Task to complete: The response must contain all of the entries, each one repeated exactly.

Exercise material:
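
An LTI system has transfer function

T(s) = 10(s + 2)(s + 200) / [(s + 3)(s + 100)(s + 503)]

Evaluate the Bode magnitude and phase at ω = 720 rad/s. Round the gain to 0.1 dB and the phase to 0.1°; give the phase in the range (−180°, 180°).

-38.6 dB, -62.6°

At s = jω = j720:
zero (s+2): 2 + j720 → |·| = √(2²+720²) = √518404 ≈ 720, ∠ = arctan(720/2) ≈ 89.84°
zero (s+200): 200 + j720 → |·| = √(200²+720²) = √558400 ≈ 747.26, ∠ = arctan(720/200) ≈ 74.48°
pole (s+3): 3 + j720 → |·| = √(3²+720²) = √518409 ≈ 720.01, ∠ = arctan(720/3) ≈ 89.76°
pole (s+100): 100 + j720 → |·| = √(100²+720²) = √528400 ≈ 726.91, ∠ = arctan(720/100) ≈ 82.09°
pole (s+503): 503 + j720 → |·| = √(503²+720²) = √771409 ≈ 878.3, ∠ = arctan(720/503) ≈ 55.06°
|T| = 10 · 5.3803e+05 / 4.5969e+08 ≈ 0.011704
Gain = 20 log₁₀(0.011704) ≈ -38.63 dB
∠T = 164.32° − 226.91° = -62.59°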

Answer to this problem:
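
An LTI system has transfer function

T(s) = 10(s + 2)(s + 200) / [(s + 3)(s + 100)(s + 503)]

Evaluate the Bode magnitude and phase at ω = 720 rad/s. Round the gain to 0.1 dB and the phase to 0.1°; give the phase in the range (−180°, 180°).

-38.6 dB, -62.6°

At s = jω = j720:
zero (s+2): 2 + j720 → |·| = √(2²+720²) = √518404 ≈ 720, ∠ = arctan(720/2) ≈ 89.84°
zero (s+200): 200 + j720 → |·| = √(200²+720²) = √558400 ≈ 747.26, ∠ = arctan(720/200) ≈ 74.48°
pole (s+3): 3 + j720 → |·| = √(3²+720²) = √518409 ≈ 720.01, ∠ = arctan(720/3) ≈ 89.76°
pole (s+100): 100 + j720 → |·| = √(100²+720²) = √528400 ≈ 726.91, ∠ = arctan(720/100) ≈ 82.09°
pole (s+503): 503 + j720 → |·| = √(503²+720²) = √771409 ≈ 878.3, ∠ = arctan(720/503) ≈ 55.06°
|T| = 10 · 5.3803e+05 / 4.5969e+08 ≈ 0.011704
Gain = 20 log₁₀(0.011704) ≈ -38.63 dB
∠T = 164.32° − 226.91° = -62.59°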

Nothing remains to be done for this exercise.